• **Directions for this task**
For every line that contains the string "assumed", pull that line out of the material below.
= Beginning of Section =
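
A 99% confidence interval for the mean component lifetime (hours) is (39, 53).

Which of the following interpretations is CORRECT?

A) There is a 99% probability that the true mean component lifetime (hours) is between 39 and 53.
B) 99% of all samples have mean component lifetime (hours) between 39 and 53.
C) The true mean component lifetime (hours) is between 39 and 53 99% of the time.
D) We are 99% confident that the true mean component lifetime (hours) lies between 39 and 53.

A confidence interval represents our confidence in the procedure, not a probability statement about the parameter.

Key concept: If we repeated this sampling process many times and computed a 99% CI each time, about 99% of those intervals would contain the true population parameter.

For this specific interval (39, 53):
- Midpoint (point estimate): 46
- Margin of error: 7

The correct interpretation is the one stating confidence that the true parameter lies in the interval — option D.

D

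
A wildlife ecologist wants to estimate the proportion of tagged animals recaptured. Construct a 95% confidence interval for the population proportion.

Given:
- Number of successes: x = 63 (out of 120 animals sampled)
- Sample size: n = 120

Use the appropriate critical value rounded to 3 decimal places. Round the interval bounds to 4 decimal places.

Sample proportion: p̂ = 63/120 = 0.525000

Check conditions for normal approximation:
  np̂ = 63 ≥ 10 ✓
  n(1-p̂) = 57 ≥ 10 ✓

The sample is large enough, so use a z-interval (normal approximation) for the proportion.

For 95% confidence, z* = 1.96 (from standard normal table)

Standard error: SE = √(p̂(1-p̂)/n) = √(0.525000×0.475000/120) = 0.04558646

Margin of error: E = z* × SE = 1.96 × 0.04558646 = 0.089349

Z-interval: p̂ ± E = 0.525000 ± 0.089349 = (0.435651, 0.614349)

Rounded to 4 decimal places:

(0.4357, 0.6143)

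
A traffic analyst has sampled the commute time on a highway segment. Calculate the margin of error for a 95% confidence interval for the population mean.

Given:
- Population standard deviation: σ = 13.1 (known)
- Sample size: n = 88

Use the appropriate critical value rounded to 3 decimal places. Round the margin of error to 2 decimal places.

The population standard deviation σ is known, so use the z-interval margin of error formula.

For 95% confidence, z* = 1.96 (from standard normal table)

Margin of error formula for z-interval: E = z* × σ/√n

E = 1.96 × 13.1/√88
  = 1.96 × 1.396465
  = 2.7371

Rounded to 2 decimal places:

2.74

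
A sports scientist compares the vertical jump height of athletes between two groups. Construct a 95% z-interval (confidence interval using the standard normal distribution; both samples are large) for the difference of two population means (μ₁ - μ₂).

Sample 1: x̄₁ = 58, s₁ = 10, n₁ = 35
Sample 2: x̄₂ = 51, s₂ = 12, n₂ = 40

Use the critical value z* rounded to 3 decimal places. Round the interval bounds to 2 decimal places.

Both samples are large (n₁ = 35 ≥ 30, n₂ = 40 ≥ 30), so a z-interval for the difference of means applies.

Point estimate: x̄₁ - x̄₂ = 58 - 51 = 7

Standard error: SE = √(s₁²/n₁ + s₂²/n₂)
= √(10²/35 + 12²/40)
= √(2.857143 + 3.600000)
= 2.541091

For 95% confidence, z* = 1.96 (from standard normal table)
Margin of error: E = z* × SE = 1.96 × 2.541091 = 4.9805

Z-interval: (x̄₁ - x̄₂) ± E = 7 ± 4.9805 = (2.0195, 11.9805)

Rounded to 2 decimal places:

(2.02, 11.98)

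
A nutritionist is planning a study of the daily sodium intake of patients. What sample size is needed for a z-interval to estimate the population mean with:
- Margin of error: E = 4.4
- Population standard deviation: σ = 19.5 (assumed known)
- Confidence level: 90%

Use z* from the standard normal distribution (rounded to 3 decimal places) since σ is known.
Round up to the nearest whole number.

Using z* since population σ is known (z-interval formula).

For 90% confidence, z* = 1.645 (from standard normal table)

Sample size formula for z-interval: n = (z*σ/E)²

n = (1.645 × 19.5 / 4.4)²
  = (7.290341)²
  = 53.1491

Round up to the nearest whole number: n = 54

54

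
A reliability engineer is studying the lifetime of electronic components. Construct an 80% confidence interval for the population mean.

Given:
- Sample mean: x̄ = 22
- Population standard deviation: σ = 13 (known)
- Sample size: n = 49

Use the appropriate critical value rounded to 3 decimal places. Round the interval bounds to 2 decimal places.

The population standard deviation σ is known, so use a z-interval (standard normal critical value).

For 80% confidence, z* = 1.282 (from standard normal table)

Standard error: SE = σ/√n = 13/√49 = 1.857143

Margin of error: E = z* × SE = 1.282 × 1.857143 = 2.3809

Z-interval: x̄ ± E = 22 ± 2.3809 = (19.6191, 24.3809)

Rounded to 2 decimal places:

(19.62, 24.38)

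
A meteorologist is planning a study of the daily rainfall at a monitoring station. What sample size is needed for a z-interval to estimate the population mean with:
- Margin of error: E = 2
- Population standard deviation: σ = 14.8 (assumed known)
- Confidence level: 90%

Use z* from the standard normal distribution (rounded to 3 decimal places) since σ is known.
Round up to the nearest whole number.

Using z* since population σ is known (z-interval formula).

For 90% confidence, z* = 1.645 (from standard normal table)

Sample size formula for z-interval: n = (z*σ/E)²

n = (1.645 × 14.8 / 2)²
  = (12.173000)²
  = 148.1819

Round up to the nearest whole number: n = 149

149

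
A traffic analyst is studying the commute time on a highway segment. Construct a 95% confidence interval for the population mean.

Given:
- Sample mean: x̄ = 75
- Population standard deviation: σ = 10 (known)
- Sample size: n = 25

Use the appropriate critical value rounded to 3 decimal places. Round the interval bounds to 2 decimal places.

The population standard deviation σ is known, so use a z-interval (standard normal critical value).

For 95% confidence, z* = 1.96 (from standard normal table)

Standard error: SE = σ/√n = 10/√25 = 2.000000

Margin of error: E = z* × SE = 1.96 × 2.000000 = 3.9200

Z-interval: x̄ ± E = 75 ± 3.9200 = (71.0800, 78.9200)

Rounded to 2 decimal places:

(71.08, 78.92)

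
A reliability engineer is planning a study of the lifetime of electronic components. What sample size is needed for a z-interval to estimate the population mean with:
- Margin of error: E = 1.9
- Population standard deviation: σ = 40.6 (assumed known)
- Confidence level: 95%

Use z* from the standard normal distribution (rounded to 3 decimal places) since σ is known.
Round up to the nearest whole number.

Using z* since population σ is known (z-interval formula).

For 95% confidence, z* = 1.96 (from standard normal table)

Sample size formula for z-interval: n = (z*σ/E)²

n = (1.96 × 40.6 / 1.9)²
  = (41.882105)²
  = 1754.1107

Round up to the nearest whole number: n = 1755

1755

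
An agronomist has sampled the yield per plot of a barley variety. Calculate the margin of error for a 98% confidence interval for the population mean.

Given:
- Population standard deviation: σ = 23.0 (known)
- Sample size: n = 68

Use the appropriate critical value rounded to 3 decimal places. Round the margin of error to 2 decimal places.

The population standard deviation σ is known, so use the z-interval margin of error formula.

For 98% confidence, z* = 2.326 (from standard normal table)

Margin of error formula for z-interval: E = z* × σ/√n

E = 2.326 × 23.0/√68
  = 2.326 × 2.789160
  = 6.4876

Rounded to 2 decimal places:

6.49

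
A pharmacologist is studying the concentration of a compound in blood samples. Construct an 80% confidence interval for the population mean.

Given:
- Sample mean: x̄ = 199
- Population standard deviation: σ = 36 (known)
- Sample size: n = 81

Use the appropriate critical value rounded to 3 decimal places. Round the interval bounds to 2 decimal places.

The population standard deviation σ is known, so use a z-interval (standard normal critical value).

For 80% confidence, z* = 1.282 (from standard normal table)

Standard error: SE = σ/√n = 36/√81 = 4.000000

Margin of error: E = z* × SE = 1.282 × 4.000000 = 5.1280

Z-interval: x̄ ± E = 199 ± 5.1280 = (193.8720, 204.1280)

Rounded to 2 decimal places:

(193.87, 204.13)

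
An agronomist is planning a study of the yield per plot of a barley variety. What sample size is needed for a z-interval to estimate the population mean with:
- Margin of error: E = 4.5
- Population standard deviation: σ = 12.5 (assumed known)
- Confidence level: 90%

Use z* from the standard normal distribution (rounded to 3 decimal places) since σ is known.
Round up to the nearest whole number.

Using z* since population σ is known (z-interval formula).

For 90% confidence, z* = 1.645 (from standard normal table)

Sample size formula for z-interval: n = (z*σ/E)²

n = (1.645 × 12.5 / 4.5)²
  = (4.569444)²
  = 20.8798

Round up to the nearest whole number: n = 21

21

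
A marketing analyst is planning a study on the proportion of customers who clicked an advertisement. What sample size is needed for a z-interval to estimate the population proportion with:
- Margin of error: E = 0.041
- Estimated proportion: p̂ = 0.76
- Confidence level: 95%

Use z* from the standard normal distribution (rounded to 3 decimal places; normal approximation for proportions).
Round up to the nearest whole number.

Using z* for proportion z-interval (normal approximation).

For 95% confidence, z* = 1.96 (from standard normal table)

Sample size formula for proportion z-interval: n = z*²p̂(1-p̂)/E²

n = 1.96² × 0.76 × 0.24 / 0.041²
  = 3.8416 × 0.1824 / 0.001681
  = 416.8399

Round up to the nearest whole number: n = 417

417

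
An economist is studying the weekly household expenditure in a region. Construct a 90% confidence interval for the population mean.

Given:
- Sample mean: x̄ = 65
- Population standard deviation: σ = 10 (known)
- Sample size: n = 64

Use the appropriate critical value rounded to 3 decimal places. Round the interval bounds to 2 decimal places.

The population standard deviation σ is known, so use a z-interval (standard normal critical value).

For 90% confidence, z* = 1.645 (from standard normal table)

Standard error: SE = σ/√n = 10/√64 = 1.250000

Margin of error: E = z* × SE = 1.645 × 1.250000 = 2.0562

Z-interval: x̄ ± E = 65 ± 2.0562 = (62.9438, 67.0563)

Rounded to 2 decimal places:

(62.94, 67.06)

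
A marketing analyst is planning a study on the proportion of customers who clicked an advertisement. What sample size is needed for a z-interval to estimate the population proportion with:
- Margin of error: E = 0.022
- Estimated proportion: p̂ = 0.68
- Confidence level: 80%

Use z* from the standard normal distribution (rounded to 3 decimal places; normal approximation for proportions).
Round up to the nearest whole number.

Using z* for proportion z-interval (normal approximation).

For 80% confidence, z* = 1.282 (from standard normal table)

Sample size formula for proportion z-interval: n = z*²p̂(1-p̂)/E²

n = 1.282² × 0.68 × 0.32 / 0.022²
  = 1.643524 × 0.2176 / 0.000484
  = 738.9067

Round up to the nearest whole number: n = 739

739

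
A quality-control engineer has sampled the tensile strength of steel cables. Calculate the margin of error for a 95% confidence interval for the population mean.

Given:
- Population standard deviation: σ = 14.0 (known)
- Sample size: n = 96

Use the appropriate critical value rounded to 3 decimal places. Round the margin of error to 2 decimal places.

The population standard deviation σ is known, so use the z-interval margin of error formula.

For 95% confidence, z* = 1.96 (from standard normal table)

Margin of error formula for z-interval: E = z* × σ/√n

E = 1.96 × 14.0/√96
  = 1.96 × 1.428869
  = 2.8006

Rounded to 2 decimal places:

2.80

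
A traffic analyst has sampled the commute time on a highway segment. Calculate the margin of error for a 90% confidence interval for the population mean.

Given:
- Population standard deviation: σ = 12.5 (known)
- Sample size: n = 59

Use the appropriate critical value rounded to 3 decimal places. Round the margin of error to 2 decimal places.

The population standard deviation σ is known, so use the z-interval margin of error formula.

For 90% confidence, z* = 1.645 (from standard normal table)

Margin of error formula for z-interval: E = z* × σ/√n

E = 1.645 × 12.5/√59
  = 1.645 × 1.627361
  = 2.6770

Rounded to 2 decimal places:

2.68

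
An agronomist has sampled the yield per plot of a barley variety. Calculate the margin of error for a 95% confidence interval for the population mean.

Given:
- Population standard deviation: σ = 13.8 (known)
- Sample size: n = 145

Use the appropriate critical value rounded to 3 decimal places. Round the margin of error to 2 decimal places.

The population standard deviation σ is known, so use the z-interval margin of error formula.

For 95% confidence, z* = 1.96 (from standard normal table)

Margin of error formula for z-interval: E = z* × σ/√n

E = 1.96 × 13.8/√145
  = 1.96 × 1.146028
  = 2.2462

Rounded to 2 decimal places:

2.25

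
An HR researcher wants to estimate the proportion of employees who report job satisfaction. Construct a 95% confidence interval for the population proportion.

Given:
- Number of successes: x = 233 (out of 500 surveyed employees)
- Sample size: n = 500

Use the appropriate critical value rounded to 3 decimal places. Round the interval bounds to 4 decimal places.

Sample proportion: p̂ = 233/500 = 0.466000

Check conditions for normal approximation:
  np̂ = 233 ≥ 10 ✓
  n(1-p̂) = 267 ≥ 10 ✓

The sample is large enough, so use a z-interval (normal approximation) for the proportion.

For 95% confidence, z* = 1.96 (from standard normal table)

Standard error: SE = √(p̂(1-p̂)/n) = √(0.466000×0.534000/500) = 0.02230892

Margin of error: E = z* × SE = 1.96 × 0.02230892 = 0.043725

Z-interval: p̂ ± E = 0.466000 ± 0.043725 = (0.422275, 0.509725)

Rounded to 4 decimal places:

(0.4223, 0.5097)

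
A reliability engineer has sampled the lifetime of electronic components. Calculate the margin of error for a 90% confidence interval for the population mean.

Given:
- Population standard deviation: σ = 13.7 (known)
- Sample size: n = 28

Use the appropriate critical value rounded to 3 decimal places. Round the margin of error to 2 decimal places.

The population standard deviation σ is known, so use the z-interval margin of error formula.

For 90% confidence, z* = 1.645 (from standard normal table)

Margin of error formula for z-interval: E = z* × σ/√n

E = 1.645 × 13.7/√28
  = 1.645 × 2.589057
  = 4.2590

Rounded to 2 decimal places:

4.26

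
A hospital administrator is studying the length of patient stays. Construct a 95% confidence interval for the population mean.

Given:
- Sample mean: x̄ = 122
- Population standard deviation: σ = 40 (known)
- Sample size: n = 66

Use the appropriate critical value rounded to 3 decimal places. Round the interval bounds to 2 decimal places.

The population standard deviation σ is known, so use a z-interval (standard normal critical value).

For 95% confidence, z* = 1.96 (from standard normal table)

Standard error: SE = σ/√n = 40/√66 = 4.923660

Margin of error: E = z* × SE = 1.96 × 4.923660 = 9.6504

Z-interval: x̄ ± E = 122 ± 9.6504 = (112.3496, 131.6504)

Rounded to 2 decimal places:

(112.35, 131.65)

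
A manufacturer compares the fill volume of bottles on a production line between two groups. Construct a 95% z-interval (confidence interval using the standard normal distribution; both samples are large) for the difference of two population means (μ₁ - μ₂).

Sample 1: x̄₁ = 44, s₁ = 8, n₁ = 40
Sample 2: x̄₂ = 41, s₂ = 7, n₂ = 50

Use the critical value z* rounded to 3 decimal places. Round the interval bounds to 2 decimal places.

Both samples are large (n₁ = 40 ≥ 30, n₂ = 50 ≥ 30), so a z-interval for the difference of means applies.

Point estimate: x̄₁ - x̄₂ = 44 - 41 = 3

Standard error: SE = √(s₁²/n₁ + s₂²/n₂)
= √(8²/40 + 7²/50)
= √(1.600000 + 0.980000)
= 1.606238

For 95% confidence, z* = 1.96 (from standard normal table)
Margin of error: E = z* × SE = 1.96 × 1.606238 = 3.1482

Z-interval: (x̄₁ - x̄₂) ± E = 3 ± 3.1482 = (-0.1482, 6.1482)

Rounded to 2 decimal places:

(-0.15, 6.15)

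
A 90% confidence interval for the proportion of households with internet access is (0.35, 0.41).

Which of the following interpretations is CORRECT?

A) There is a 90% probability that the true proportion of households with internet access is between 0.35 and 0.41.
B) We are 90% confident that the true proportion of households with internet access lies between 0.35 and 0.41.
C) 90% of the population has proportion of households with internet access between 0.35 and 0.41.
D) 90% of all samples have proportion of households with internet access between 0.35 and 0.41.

A confidence interval represents our confidence in the procedure, not a probability statement about the parameter.

Key concept: If we repeated this sampling process many times and computed a 90% CI each time, about 90% of those intervals would contain the true population parameter.

For this specific interval (0.35, 0.41):
- Midpoint (point estimate): 0.38
- Margin of error: 0.03

The correct interpretation is the one stating confidence that the true parameter lies in the interval — option B.

B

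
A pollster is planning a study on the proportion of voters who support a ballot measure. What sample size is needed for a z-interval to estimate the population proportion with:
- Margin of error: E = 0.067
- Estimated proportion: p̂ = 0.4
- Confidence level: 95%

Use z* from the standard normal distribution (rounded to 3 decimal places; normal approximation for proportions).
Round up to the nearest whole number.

Using z* for proportion z-interval (normal approximation).

For 95% confidence, z* = 1.96 (from standard normal table)

Sample size formula for proportion z-interval: n = z*²p̂(1-p̂)/E²

n = 1.96² × 0.4 × 0.6 / 0.067²
  = 3.8416 × 0.24 / 0.004489
  = 205.3874

Round up to the nearest whole number: n = 206

206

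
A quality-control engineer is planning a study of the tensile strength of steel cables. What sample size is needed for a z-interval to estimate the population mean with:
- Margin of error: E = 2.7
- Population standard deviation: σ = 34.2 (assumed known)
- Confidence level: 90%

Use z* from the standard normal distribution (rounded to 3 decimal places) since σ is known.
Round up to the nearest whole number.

Using z* since population σ is known (z-interval formula).

For 90% confidence, z* = 1.645 (from standard normal table)

Sample size formula for z-interval: n = (z*σ/E)²

n = (1.645 × 34.2 / 2.7)²
  = (20.836667)²
  = 434.1667

Round up to the nearest whole number: n = 435

435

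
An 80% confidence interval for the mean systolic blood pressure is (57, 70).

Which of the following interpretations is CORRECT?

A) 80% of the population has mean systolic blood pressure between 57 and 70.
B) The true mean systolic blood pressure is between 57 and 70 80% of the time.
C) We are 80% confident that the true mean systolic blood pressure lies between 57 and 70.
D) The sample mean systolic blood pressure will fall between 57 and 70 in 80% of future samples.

A confidence interval represents our confidence in the procedure, not a probability statement about the parameter.

Key concept: If we repeated this sampling process many times and computed an 80% CI each time, about 80% of those intervals would contain the true population parameter.

For this specific interval (57, 70):
- Midpoint (point estimate): 63.5
- Margin of error: 6.5

The correct interpretation is the one stating confidence that the true parameter lies in the interval — option C.

C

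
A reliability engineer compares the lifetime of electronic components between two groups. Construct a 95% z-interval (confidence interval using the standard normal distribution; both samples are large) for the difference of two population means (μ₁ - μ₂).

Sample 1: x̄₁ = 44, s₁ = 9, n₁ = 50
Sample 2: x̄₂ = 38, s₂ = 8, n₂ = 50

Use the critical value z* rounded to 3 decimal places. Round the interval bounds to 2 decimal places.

Both samples are large (n₁ = 50 ≥ 30, n₂ = 50 ≥ 30), so a z-interval for the difference of means applies.

Point estimate: x̄₁ - x̄₂ = 44 - 38 = 6

Standard error: SE = √(s₁²/n₁ + s₂²/n₂)
= √(9²/50 + 8²/50)
= √(1.620000 + 1.280000)
= 1.702939

For 95% confidence, z* = 1.96 (from standard normal table)
Margin of error: E = z* × SE = 1.96 × 1.702939 = 3.3378

Z-interval: (x̄₁ - x̄₂) ± E = 6 ± 3.3378 = (2.6622, 9.3378)

Rounded to 2 decimal places:

(2.66, 9.34)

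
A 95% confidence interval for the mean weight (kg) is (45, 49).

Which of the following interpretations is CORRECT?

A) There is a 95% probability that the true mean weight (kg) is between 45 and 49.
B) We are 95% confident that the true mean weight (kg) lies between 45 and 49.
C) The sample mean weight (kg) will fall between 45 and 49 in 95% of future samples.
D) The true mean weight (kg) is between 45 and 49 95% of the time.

A confidence interval represents our confidence in the procedure, not a probability statement about the parameter.

Key concept: If we repeated this sampling process many times and computed a 95% CI each time, about 95% of those intervals would contain the true population parameter.

For this specific interval (45, 49):
- Midpoint (point estimate): 47
- Margin of error: 2

The correct interpretation is the one stating confidence that the true parameter lies in the interval — option B.

B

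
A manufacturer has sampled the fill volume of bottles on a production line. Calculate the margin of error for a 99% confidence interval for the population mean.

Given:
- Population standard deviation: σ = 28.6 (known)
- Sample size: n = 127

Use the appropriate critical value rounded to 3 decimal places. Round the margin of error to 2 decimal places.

The population standard deviation σ is known, so use the z-interval margin of error formula.

For 99% confidence, z* = 2.576 (from standard normal table)

Margin of error formula for z-interval: E = z* × σ/√n

E = 2.576 × 28.6/√127
  = 2.576 × 2.537840
  = 6.5375

Rounded to 2 decimal places:

6.54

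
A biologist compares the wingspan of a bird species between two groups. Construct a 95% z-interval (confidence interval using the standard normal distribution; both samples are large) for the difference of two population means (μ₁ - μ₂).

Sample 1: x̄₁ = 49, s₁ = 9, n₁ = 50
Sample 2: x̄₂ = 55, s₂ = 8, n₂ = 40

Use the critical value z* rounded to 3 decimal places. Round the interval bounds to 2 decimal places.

Both samples are large (n₁ = 50 ≥ 30, n₂ = 40 ≥ 30), so a z-interval for the difference of means applies.

Point estimate: x̄₁ - x̄₂ = 49 - 55 = -6

Standard error: SE = √(s₁²/n₁ + s₂²/n₂)
= √(9²/50 + 8²/40)
= √(1.620000 + 1.600000)
= 1.794436

For 95% confidence, z* = 1.96 (from standard normal table)
Margin of error: E = z* × SE = 1.96 × 1.794436 = 3.5171

Z-interval: (x̄₁ - x̄₂) ± E = -6 ± 3.5171 = (-9.5171, -2.4829)

Rounded to 2 decimal places:

(-9.52, -2.48)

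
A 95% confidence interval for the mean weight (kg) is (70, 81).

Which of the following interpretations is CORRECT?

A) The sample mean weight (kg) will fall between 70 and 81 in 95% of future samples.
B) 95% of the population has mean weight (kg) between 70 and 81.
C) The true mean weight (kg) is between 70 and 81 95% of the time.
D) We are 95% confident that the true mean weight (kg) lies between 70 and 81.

A confidence interval represents our confidence in the procedure, not a probability statement about the parameter.

Key concept: If we repeated this sampling process many times and computed a 95% CI each time, about 95% of those intervals would contain the true population parameter.

For this specific interval (70, 81):
- Midpoint (point estimate): 75.5
- Margin of error: 5.5

The correct interpretation is the one stating confidence that the true parameter lies in the interval — option D.

D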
= End of Section =
• **Answer section**
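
- Population standard deviation: σ = 19.5 (assumed known)
- Population standard deviation: σ = 14.8 (assumed known)
- Population standard deviation: σ = 40.6 (assumed known)
- Population standard deviation: σ = 12.5 (assumed known)
- Population standard deviation: σ = 34.2 (assumed known)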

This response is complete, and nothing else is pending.